Task goal ::
Transcribe, word for word and with nothing extra, the line containing "Initially sediment load" and each line that comes after it in the entries.

Start of Exercise materials

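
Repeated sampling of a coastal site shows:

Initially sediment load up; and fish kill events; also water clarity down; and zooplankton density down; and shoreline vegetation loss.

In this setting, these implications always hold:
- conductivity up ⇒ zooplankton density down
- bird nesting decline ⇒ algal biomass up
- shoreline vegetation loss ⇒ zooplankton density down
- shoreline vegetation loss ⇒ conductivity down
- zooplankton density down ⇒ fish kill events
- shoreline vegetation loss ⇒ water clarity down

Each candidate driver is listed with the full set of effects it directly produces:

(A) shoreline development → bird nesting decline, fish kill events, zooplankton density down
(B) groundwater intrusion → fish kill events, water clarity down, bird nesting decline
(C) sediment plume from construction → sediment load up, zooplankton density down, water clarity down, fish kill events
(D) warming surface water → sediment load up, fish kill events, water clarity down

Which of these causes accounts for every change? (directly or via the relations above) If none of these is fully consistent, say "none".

Per-candidate check:
(A) shoreline development — sediment load up miss; fish kill events match; water clarity down miss; zooplankton density down match; shoreline vegetation loss miss
(B) groundwater intrusion — does not account for sediment load up, zooplankton density down, shoreline vegetation loss
(C) sediment plume from construction — sediment load up match; fish kill events match; water clarity down match; zooplankton density down match; shoreline vegetation loss miss
(D) warming surface water — sediment load up match; fish kill events match; water clarity down match; zooplankton density down miss; shoreline vegetation loss miss
Every candidate fails on at least one observation.

none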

End of Exercise materials

Output for this exercise ::
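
Initially sediment load up; and fish kill events; also water clarity down; and zooplankton density down; and shoreline vegetation loss.

In this setting, these implications always hold:
- conductivity up ⇒ zooplankton density down
- bird nesting decline ⇒ algal biomass up
- shoreline vegetation loss ⇒ zooplankton density down
- shoreline vegetation loss ⇒ conductivity down
- zooplankton density down ⇒ fish kill events
- shoreline vegetation loss ⇒ water clarity down

Each candidate driver is listed with the full set of effects it directly produces:

(A) shoreline development → bird nesting decline, fish kill events, zooplankton density down
(B) groundwater intrusion → fish kill events, water clarity down, bird nesting decline
(C) sediment plume from construction → sediment load up, zooplankton density down, water clarity down, fish kill events
(D) warming surface water → sediment load up, fish kill events, water clarity down

Which of these causes accounts for every change? (directly or via the relations above) If none of these is fully consistent, say "none".

Per-candidate check:
(A) shoreline development — sediment load up miss; fish kill events match; water clarity down miss; zooplankton density down match; shoreline vegetation loss miss
(B) groundwater intrusion — does not account for sediment load up, zooplankton density down, shoreline vegetation loss
(C) sediment plume from construction — sediment load up match; fish kill events match; water clarity down match; zooplankton density down match; shoreline vegetation loss miss
(D) warming surface water — sediment load up match; fish kill events match; water clarity down match; zooplankton density down miss; shoreline vegetation loss miss
Every candidate fails on at least one observation.

none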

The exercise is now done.